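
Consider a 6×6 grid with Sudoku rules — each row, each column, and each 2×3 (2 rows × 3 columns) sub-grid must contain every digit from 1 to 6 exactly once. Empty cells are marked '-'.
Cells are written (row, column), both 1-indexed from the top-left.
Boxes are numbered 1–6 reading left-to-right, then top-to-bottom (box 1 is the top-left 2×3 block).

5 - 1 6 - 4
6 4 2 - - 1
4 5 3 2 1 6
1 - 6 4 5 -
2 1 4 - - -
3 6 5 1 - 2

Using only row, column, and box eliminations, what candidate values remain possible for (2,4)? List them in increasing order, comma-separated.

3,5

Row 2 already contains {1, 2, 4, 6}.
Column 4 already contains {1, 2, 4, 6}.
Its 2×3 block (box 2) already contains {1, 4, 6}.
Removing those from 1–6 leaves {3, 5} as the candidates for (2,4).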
* * *
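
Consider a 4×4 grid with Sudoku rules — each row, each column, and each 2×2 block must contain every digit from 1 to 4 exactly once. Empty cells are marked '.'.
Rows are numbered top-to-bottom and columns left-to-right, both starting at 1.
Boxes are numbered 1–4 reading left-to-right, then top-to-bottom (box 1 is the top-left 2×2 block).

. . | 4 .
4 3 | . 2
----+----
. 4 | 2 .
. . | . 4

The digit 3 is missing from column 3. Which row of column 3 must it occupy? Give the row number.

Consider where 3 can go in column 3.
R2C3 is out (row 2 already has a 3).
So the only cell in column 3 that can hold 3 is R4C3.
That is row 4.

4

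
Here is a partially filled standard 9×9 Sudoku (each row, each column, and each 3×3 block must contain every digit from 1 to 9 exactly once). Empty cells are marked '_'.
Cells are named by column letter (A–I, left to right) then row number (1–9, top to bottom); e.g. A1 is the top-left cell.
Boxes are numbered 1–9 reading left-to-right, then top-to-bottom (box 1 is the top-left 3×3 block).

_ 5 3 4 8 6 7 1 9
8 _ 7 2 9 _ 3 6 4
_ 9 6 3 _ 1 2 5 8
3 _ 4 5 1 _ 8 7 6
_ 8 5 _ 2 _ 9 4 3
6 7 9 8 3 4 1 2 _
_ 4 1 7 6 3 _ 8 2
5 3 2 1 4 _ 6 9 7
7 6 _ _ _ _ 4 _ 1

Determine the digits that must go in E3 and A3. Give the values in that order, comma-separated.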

**EXERCISE REQUIREMENTS**
Print, from the entries above, the line with "5 _ 2 _ 9 4 3", the line with "Determine the digits" and all lines between them, exactly and with nothing else.

**EXERCISE OUTPUT**
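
_ 8 5 _ 2 _ 9 4 3
6 7 9 8 3 4 1 2 _
_ 4 1 7 6 3 _ 8 2
5 3 2 1 4 _ 6 9 7
7 6 _ _ _ _ 4 _ 1

Determine the digits that must go in E3 and A3. Give the values in that order, comma-separated.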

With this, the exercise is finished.